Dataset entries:
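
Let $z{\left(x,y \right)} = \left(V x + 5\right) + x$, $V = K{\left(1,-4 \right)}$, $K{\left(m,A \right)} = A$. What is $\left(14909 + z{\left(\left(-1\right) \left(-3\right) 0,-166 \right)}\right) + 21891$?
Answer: $36805$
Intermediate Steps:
$V = -4$
$z{\left(x,y \right)} = 5 - 3 x$ ($z{\left(x,y \right)} = \left(- 4 x + 5\right) + x = \left(5 - 4 x\right) + x = 5 - 3 x$)
$\left(14909 + z{\left(\left(-1\right) \left(-3\right) 0,-166 \right)}\right) + 21891 = \left(14909 + \left(5 - 3 \left(-1\right) \left(-3\right) 0\right)\right) + 21891 = \left(14909 + \left(5 - 3 \cdot 3 \cdot 0\right)\right) + 21891 = \left(14909 + \left(5 - 0\right)\right) + 21891 = \left(14909 + \left(5 + 0\right)\right) + 21891 = \left(14909 + 5\right) + 21891 = 14914 + 21891 = 36805$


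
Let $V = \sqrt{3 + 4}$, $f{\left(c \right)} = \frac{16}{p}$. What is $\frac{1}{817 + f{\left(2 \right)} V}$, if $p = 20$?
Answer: $\frac{20425}{16687113} - \frac{20 \sqrt{7}}{16687113} \approx 0.0012208$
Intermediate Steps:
$f{\left(c \right)} = \frac{4}{5}$ ($f{\left(c \right)} = \frac{16}{20} = 16 \cdot \frac{1}{20} = \frac{4}{5}$)
$V = \sqrt{7} \approx 2.6458$
$\frac{1}{817 + f{\left(2 \right)} V} = \frac{1}{817 + \frac{4 \sqrt{7}}{5}}$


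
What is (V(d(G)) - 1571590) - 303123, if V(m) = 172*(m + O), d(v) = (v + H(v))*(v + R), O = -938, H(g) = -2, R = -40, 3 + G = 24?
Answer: -2098141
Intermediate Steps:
G = 21 (G = -3 + 24 = 21)
d(v) = (-40 + v)*(-2 + v) (d(v) = (v - 2)*(v - 40) = (-2 + v)*(-40 + v) = (-40 + v)*(-2 + v))
V(m) = -161336 + 172*m (V(m) = 172*(m - 938) = 172*(-938 + m) = -161336 + 172*m)
(V(d(G)) - 1571590) - 303123 = ((-161336 + 172*(80 + 21² - 42*21)) - 1571590) - 303123 = ((-161336 + 172*(80 + 441 - 882)) - 1571590) - 303123 = ((-161336 + 172*(-361)) - 1571590) - 303123 = ((-161336 - 62092) - 1571590) - 303123 = (-223428 - 1571590) - 303123 = -1795018 - 303123 = -2098141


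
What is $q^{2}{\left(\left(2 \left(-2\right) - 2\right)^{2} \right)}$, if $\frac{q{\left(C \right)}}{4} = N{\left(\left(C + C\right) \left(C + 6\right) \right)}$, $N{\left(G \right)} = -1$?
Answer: $16$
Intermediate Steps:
$q{\left(C \right)} = -4$ ($q{\left(C \right)} = 4 \left(-1\right) = -4$)
$q^{2}{\left(\left(2 \left(-2\right) - 2\right)^{2} \right)} = \left(-4\right)^{2} = 16$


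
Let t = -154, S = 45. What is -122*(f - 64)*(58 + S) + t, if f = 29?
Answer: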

● GOAL OF THE EXERCISE
Could you reproduce every record above exactly as it appears?

● WRITTEN ANSWER
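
Let $z{\left(x,y \right)} = \left(V x + 5\right) + x$, $V = K{\left(1,-4 \right)}$, $K{\left(m,A \right)} = A$. What is $\left(14909 + z{\left(\left(-1\right) \left(-3\right) 0,-166 \right)}\right) + 21891$?
Answer: $36805$
Intermediate Steps:
$V = -4$
$z{\left(x,y \right)} = 5 - 3 x$ ($z{\left(x,y \right)} = \left(- 4 x + 5\right) + x = \left(5 - 4 x\right) + x = 5 - 3 x$)
$\left(14909 + z{\left(\left(-1\right) \left(-3\right) 0,-166 \right)}\right) + 21891 = \left(14909 + \left(5 - 3 \left(-1\right) \left(-3\right) 0\right)\right) + 21891 = \left(14909 + \left(5 - 3 \cdot 3 \cdot 0\right)\right) + 21891 = \left(14909 + \left(5 - 0\right)\right) + 21891 = \left(14909 + \left(5 + 0\right)\right) + 21891 = \left(14909 + 5\right) + 21891 = 14914 + 21891 = 36805$


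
Let $V = \sqrt{3 + 4}$, $f{\left(c \right)} = \frac{16}{p}$. What is $\frac{1}{817 + f{\left(2 \right)} V}$, if $p = 20$?
Answer: $\frac{20425}{16687113} - \frac{20 \sqrt{7}}{16687113} \approx 0.0012208$
Intermediate Steps:
$f{\left(c \right)} = \frac{4}{5}$ ($f{\left(c \right)} = \frac{16}{20} = 16 \cdot \frac{1}{20} = \frac{4}{5}$)
$V = \sqrt{7} \approx 2.6458$
$\frac{1}{817 + f{\left(2 \right)} V} = \frac{1}{817 + \frac{4 \sqrt{7}}{5}}$


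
What is (V(d(G)) - 1571590) - 303123, if V(m) = 172*(m + O), d(v) = (v + H(v))*(v + R), O = -938, H(g) = -2, R = -40, 3 + G = 24?
Answer: -2098141
Intermediate Steps:
G = 21 (G = -3 + 24 = 21)
d(v) = (-40 + v)*(-2 + v) (d(v) = (v - 2)*(v - 40) = (-2 + v)*(-40 + v) = (-40 + v)*(-2 + v))
V(m) = -161336 + 172*m (V(m) = 172*(m - 938) = 172*(-938 + m) = -161336 + 172*m)
(V(d(G)) - 1571590) - 303123 = ((-161336 + 172*(80 + 21² - 42*21)) - 1571590) - 303123 = ((-161336 + 172*(80 + 441 - 882)) - 1571590) - 303123 = ((-161336 + 172*(-361)) - 1571590) - 303123 = ((-161336 - 62092) - 1571590) - 303123 = (-223428 - 1571590) - 303123 = -1795018 - 303123 = -2098141


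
What is $q^{2}{\left(\left(2 \left(-2\right) - 2\right)^{2} \right)}$, if $\frac{q{\left(C \right)}}{4} = N{\left(\left(C + C\right) \left(C + 6\right) \right)}$, $N{\left(G \right)} = -1$?
Answer: $16$
Intermediate Steps:
$q{\left(C \right)} = -4$ ($q{\left(C \right)} = 4 \left(-1\right) = -4$)
$q^{2}{\left(\left(2 \left(-2\right) - 2\right)^{2} \right)} = \left(-4\right)^{2} = 16$


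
Let t = -154, S = 45. What is -122*(f - 64)*(58 + S) + t, if f = 29?
Answer: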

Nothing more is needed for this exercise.